### Instructions to follow
Return every line of the data below that includes the string "flanks".

++++ Task input

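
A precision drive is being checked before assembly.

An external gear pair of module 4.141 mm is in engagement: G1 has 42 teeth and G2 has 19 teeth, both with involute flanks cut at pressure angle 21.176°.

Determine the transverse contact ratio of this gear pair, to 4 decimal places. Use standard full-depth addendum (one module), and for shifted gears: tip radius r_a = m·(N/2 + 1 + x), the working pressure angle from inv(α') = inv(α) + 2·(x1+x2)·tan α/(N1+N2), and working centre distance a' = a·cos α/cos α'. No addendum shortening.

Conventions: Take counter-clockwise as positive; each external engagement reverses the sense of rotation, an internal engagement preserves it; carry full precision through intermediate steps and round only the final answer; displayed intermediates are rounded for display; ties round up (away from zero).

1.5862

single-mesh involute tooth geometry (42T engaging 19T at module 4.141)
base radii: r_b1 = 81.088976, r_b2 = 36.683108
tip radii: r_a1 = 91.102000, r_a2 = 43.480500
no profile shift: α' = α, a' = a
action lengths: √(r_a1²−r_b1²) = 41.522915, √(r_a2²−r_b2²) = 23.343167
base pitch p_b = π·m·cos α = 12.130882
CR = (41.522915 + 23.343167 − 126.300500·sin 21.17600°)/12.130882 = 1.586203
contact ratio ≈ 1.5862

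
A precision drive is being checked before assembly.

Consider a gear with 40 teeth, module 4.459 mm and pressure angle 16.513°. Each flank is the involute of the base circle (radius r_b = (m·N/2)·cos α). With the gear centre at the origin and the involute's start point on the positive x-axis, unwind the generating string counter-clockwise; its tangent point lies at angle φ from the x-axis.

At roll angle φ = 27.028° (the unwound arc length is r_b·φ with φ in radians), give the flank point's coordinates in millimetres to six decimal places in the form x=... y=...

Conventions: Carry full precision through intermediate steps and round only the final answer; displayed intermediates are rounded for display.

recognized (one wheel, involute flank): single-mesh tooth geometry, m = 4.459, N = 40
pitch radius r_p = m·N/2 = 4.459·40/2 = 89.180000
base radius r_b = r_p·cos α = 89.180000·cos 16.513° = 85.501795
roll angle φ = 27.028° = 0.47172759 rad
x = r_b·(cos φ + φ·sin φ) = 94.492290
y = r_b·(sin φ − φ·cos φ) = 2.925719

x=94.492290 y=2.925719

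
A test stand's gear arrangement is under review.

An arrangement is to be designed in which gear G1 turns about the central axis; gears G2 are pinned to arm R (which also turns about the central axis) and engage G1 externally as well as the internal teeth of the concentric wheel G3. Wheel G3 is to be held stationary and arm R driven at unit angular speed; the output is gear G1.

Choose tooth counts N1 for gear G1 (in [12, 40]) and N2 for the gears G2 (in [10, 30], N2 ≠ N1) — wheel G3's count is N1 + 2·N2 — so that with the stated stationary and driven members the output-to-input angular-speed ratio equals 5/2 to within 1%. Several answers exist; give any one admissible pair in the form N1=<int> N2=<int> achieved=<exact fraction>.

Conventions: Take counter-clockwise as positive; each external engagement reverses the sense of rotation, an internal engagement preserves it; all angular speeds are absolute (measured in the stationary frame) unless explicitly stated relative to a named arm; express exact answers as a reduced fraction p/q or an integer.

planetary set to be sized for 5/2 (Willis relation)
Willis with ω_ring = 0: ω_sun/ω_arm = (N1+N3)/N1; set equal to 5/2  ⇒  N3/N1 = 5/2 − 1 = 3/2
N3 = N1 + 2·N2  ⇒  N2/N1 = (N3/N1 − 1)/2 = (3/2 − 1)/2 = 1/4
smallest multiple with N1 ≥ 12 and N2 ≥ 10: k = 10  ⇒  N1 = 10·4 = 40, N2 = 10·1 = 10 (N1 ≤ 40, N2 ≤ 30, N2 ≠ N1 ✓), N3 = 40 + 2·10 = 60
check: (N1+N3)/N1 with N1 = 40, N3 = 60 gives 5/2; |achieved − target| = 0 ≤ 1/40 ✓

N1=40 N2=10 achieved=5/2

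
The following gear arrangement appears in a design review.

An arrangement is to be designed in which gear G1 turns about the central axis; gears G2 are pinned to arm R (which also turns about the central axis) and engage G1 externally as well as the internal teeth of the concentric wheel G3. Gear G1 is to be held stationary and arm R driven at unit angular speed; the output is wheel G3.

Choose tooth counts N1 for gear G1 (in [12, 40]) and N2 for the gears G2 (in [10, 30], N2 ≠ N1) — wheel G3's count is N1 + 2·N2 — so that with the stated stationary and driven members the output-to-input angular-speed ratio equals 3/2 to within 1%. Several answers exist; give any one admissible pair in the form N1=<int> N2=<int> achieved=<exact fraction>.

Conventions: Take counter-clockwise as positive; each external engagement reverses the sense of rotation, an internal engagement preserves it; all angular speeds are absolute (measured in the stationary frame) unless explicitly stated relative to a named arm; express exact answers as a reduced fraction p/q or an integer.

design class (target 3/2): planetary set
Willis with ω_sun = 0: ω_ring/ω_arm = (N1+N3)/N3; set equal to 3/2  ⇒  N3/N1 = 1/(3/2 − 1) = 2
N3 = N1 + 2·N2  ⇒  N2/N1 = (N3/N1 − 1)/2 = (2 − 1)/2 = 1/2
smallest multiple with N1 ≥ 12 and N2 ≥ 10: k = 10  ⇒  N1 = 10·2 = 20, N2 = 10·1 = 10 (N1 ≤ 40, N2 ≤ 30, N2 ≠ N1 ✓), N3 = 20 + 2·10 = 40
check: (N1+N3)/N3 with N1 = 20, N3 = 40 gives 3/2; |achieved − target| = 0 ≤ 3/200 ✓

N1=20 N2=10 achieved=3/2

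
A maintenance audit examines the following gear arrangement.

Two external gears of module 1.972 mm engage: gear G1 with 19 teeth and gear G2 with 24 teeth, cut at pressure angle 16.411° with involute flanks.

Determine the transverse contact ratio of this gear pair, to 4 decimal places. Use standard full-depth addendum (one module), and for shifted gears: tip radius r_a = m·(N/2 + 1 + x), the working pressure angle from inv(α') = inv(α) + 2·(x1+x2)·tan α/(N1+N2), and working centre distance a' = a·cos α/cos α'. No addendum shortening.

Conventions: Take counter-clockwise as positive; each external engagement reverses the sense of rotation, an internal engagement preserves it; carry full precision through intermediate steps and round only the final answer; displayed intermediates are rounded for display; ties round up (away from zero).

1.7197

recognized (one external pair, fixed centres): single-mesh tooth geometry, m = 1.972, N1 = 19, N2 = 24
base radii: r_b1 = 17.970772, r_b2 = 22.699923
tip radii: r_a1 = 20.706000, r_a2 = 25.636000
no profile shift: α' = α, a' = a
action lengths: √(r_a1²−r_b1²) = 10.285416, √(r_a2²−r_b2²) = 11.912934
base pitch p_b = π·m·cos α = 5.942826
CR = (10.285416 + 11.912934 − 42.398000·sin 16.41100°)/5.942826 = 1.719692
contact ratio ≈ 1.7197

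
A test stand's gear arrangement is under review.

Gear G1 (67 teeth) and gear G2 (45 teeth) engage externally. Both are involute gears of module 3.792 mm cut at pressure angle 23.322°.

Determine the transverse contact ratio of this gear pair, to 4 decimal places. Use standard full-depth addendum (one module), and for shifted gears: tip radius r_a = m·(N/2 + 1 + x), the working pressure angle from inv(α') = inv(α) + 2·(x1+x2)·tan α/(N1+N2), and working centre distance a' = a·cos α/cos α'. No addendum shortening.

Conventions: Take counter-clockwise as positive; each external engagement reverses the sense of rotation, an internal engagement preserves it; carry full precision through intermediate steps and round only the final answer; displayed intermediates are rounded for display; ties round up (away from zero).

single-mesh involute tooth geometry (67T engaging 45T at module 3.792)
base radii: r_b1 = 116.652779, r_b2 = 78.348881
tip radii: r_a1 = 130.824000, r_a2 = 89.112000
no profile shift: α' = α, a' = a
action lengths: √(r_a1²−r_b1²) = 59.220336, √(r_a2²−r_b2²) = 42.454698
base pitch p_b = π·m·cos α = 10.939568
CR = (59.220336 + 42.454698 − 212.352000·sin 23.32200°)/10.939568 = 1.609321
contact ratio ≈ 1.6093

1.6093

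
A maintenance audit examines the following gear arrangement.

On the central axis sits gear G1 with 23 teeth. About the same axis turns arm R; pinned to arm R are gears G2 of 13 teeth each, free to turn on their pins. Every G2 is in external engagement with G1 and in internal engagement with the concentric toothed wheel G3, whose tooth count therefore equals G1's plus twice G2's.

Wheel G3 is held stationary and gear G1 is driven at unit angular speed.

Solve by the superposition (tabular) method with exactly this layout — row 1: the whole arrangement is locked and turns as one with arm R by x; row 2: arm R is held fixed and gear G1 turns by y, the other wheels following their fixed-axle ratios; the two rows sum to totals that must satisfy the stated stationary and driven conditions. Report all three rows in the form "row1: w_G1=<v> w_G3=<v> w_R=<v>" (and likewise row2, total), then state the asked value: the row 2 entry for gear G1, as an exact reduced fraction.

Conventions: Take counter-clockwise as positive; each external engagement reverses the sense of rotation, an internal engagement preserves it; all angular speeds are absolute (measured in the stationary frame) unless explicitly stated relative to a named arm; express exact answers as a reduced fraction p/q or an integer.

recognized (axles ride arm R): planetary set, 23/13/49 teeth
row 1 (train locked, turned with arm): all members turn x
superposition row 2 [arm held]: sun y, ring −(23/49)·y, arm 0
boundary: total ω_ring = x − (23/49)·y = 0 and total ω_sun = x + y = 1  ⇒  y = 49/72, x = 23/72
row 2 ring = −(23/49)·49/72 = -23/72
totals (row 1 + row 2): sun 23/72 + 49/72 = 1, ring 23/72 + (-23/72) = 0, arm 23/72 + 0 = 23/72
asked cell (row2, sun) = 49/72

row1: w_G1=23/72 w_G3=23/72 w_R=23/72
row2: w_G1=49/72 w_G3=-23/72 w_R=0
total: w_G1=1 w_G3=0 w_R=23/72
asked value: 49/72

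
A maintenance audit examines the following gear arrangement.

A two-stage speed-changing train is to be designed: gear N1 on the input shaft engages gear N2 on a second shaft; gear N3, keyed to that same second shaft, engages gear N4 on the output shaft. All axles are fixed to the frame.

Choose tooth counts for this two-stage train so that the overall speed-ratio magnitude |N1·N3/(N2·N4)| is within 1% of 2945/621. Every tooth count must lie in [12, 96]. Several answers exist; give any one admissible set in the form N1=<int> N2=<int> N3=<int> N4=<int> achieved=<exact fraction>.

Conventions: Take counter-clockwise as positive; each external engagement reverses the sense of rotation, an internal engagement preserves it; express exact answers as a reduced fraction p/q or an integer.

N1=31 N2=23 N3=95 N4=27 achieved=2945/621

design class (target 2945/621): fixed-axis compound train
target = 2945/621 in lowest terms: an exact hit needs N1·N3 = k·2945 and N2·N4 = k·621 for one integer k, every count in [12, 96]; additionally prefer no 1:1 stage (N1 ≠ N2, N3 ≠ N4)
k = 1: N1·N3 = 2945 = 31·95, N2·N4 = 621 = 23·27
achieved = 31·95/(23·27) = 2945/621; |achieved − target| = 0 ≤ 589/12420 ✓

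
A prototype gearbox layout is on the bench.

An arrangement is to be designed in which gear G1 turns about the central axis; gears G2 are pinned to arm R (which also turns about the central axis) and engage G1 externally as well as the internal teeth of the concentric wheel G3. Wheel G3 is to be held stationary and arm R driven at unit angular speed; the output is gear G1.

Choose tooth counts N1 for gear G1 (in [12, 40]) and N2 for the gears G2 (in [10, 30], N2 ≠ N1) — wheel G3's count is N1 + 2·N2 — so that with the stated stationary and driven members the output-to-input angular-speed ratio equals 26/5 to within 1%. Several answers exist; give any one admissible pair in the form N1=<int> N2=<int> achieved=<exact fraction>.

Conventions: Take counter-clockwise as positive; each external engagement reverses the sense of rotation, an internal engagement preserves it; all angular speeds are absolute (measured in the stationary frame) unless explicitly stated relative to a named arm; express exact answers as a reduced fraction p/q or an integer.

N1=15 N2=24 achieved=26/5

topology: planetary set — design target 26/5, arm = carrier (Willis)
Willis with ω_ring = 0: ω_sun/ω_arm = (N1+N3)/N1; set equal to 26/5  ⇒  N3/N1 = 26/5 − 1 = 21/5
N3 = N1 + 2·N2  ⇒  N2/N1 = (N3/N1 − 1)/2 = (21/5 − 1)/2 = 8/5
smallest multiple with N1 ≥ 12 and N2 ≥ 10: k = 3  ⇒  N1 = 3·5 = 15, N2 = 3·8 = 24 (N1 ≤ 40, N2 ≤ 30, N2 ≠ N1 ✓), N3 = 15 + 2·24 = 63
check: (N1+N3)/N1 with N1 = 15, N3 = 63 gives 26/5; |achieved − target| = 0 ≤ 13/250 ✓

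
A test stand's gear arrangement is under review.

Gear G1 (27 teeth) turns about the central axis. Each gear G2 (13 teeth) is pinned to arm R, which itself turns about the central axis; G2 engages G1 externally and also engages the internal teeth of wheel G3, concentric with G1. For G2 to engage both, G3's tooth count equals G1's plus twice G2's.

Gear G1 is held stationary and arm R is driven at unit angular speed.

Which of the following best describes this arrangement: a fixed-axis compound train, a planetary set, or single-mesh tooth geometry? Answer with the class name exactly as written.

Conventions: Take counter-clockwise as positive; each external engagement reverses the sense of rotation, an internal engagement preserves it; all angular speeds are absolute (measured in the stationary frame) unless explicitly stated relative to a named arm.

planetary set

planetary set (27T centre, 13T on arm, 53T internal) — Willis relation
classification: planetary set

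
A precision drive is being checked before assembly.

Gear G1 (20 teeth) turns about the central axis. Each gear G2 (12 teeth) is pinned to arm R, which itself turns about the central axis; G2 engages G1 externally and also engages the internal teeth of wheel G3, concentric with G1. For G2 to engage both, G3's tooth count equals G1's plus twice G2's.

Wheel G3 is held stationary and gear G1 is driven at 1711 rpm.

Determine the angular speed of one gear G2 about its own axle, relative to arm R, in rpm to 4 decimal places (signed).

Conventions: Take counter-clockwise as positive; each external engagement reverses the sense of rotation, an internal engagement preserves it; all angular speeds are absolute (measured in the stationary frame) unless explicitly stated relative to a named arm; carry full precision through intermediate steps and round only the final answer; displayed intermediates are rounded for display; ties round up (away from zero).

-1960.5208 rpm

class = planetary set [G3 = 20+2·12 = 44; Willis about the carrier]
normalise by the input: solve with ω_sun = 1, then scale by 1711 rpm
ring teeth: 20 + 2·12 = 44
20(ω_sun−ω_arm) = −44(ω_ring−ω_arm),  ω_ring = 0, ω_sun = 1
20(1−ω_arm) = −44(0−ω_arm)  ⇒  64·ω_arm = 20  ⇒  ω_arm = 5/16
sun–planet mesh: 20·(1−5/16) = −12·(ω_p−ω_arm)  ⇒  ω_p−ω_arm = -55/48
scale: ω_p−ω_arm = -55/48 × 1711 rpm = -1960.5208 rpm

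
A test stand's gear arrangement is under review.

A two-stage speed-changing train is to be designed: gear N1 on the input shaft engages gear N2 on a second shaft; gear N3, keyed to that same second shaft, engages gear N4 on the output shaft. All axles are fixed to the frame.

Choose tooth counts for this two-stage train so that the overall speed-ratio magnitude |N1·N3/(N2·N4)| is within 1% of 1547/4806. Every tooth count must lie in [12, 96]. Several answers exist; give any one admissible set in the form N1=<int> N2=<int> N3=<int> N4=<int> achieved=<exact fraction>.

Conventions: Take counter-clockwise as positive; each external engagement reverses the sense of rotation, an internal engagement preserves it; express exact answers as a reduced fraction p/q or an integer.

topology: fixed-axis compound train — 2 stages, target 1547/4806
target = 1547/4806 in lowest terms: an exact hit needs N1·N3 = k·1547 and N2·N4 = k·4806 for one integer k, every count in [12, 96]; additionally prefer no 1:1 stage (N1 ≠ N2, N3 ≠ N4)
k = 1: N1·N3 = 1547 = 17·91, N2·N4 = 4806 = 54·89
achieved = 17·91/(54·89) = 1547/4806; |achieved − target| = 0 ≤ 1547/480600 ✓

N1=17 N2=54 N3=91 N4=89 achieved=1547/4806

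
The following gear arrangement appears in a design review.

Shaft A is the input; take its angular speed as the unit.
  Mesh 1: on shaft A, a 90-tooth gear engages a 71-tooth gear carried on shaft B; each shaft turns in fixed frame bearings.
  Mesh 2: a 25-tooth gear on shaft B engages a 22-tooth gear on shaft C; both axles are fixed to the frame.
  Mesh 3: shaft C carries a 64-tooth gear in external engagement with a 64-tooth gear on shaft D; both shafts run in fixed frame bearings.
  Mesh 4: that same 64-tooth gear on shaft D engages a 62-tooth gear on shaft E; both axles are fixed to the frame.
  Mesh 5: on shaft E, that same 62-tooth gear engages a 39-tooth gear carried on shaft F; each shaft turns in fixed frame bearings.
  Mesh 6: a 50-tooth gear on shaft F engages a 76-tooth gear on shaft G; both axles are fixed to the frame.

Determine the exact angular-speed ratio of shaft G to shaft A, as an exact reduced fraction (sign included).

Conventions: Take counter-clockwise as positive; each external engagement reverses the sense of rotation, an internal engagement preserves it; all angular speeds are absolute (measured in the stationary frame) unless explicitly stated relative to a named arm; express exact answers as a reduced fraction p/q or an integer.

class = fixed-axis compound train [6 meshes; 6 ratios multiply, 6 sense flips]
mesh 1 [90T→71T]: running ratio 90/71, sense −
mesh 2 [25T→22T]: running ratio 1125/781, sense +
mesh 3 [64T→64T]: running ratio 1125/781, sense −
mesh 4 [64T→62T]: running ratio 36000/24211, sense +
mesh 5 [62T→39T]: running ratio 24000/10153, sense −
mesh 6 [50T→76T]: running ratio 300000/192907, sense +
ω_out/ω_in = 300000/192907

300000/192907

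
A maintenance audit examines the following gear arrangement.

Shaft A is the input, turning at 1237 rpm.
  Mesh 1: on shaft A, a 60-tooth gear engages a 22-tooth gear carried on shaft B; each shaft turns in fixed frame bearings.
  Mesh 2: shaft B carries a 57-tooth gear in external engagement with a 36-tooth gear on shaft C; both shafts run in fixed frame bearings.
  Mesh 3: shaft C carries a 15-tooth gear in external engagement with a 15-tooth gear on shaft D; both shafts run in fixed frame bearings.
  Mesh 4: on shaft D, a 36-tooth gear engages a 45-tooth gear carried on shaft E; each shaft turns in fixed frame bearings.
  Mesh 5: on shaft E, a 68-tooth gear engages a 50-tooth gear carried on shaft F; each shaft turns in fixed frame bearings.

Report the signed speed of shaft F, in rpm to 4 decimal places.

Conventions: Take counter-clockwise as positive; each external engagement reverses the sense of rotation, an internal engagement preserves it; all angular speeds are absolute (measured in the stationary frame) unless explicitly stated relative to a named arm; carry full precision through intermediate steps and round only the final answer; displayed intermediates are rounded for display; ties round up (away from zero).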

++++++++

### Output
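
An external gear pair of module 4.141 mm is in engagement: G1 has 42 teeth and G2 has 19 teeth, both with involute flanks cut at pressure angle 21.176°.
Two external gears of module 1.972 mm engage: gear G1 with 19 teeth and gear G2 with 24 teeth, cut at pressure angle 16.411° with involute flanks.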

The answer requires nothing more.